▶ Task to carry out:
In the entries below, find the line with "A lab is scheduling" and the line with "- Secondary incubation: 25". Print those two and everything between them exactly, and nothing else.

▶ Input records:

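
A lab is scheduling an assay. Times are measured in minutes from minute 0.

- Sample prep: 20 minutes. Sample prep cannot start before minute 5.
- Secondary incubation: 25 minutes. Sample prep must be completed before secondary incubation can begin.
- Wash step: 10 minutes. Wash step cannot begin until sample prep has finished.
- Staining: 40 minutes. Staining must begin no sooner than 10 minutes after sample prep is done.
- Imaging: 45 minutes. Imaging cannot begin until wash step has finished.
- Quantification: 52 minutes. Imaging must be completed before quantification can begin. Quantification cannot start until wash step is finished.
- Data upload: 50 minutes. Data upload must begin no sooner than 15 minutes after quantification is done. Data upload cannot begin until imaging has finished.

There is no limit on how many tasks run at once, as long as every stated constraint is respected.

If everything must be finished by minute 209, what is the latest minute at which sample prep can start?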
---
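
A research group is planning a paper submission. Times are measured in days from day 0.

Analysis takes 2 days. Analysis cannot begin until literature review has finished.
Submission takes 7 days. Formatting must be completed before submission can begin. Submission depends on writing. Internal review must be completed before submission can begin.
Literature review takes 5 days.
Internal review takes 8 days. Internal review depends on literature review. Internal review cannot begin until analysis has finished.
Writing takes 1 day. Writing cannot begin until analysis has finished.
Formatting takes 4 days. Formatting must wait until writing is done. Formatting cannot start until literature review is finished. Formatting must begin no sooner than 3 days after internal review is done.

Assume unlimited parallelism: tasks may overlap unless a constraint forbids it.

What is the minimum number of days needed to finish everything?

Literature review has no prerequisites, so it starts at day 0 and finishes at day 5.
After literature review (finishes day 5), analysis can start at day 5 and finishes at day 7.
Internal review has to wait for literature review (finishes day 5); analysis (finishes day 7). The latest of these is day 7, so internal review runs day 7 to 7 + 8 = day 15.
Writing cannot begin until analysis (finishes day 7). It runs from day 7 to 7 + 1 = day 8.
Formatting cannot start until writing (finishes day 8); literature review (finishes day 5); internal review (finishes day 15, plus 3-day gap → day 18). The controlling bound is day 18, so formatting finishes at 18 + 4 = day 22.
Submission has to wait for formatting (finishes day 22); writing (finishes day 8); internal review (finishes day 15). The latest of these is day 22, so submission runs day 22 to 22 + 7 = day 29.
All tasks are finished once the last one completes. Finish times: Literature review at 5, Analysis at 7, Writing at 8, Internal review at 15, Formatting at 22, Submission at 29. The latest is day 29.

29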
* * *
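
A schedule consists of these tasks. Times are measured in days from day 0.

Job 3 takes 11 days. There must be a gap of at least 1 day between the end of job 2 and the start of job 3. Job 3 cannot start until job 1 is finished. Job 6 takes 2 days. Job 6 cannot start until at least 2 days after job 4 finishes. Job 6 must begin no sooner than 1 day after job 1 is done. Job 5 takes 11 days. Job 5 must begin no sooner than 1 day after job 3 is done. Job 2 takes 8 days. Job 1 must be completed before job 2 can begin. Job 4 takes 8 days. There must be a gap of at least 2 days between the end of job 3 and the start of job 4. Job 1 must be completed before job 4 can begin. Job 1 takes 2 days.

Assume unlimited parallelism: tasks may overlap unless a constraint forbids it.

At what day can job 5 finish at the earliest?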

▶ Solution below:
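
A lab is scheduling an assay. Times are measured in minutes from minute 0.

- Sample prep: 20 minutes. Sample prep cannot start before minute 5.
- Secondary incubation: 25 minutes. Sample prep must be completed before secondary incubation can begin.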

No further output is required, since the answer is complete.